■ Work instructions
Pick each line that has "observations" out of the records.

■ Source data
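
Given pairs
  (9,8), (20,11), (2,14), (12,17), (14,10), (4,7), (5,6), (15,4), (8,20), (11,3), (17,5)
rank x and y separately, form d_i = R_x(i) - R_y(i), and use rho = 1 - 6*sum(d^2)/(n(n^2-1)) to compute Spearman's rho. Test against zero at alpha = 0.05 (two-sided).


Step 1: Rank x and y separately (midranks; no ties here).
rank(x): 9->5, 20->11, 2->1, 12->7, 14->8, 4->2, 5->3, 15->9, 8->4, 11->6, 17->10
rank(y): 8->6, 11->8, 14->9, 17->10, 10->7, 7->5, 6->4, 4->2, 20->11, 3->1, 5->3
Step 2: d_i = R_x(i) - R_y(i); compute d_i^2.
  (5-6)^2=1, (11-8)^2=9, (1-9)^2=64, (7-10)^2=9, (8-7)^2=1, (2-5)^2=9, (3-4)^2=1, (9-2)^2=49, (4-11)^2=49, (6-1)^2=25, (10-3)^2=49
sum(d^2) = 266.
Step 3: rho = 1 - 6*266 / (11*(11^2 - 1)) = 1 - 1596/1320 = -0.209091.
Step 4: Under H0, t = rho * sqrt((n-2)/(1-rho^2)) = -0.6415 ~ t(9).
Step 5: Two-sided p-value from the t-distribution with 9 df = 0.537221.
Step 6: alpha = 0.05. fail to reject H0.

rho = -0.2091, p = 0.537221, fail to reject H0 at alpha = 0.05.


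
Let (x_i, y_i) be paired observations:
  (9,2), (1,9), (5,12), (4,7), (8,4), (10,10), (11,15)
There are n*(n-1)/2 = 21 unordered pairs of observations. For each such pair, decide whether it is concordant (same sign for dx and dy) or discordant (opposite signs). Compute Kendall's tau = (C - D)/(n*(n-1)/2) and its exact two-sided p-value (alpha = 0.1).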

■ Answer section
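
Let (x_i, y_i) be paired observations:
There are n*(n-1)/2 = 21 unordered pairs of observations. For each such pair, decide whether it is concordant (same sign for dx and dy) or discordant (opposite signs). Compute Kendall's tau = (C - D)/(n*(n-1)/2) and its exact two-sided p-value (alpha = 0.1).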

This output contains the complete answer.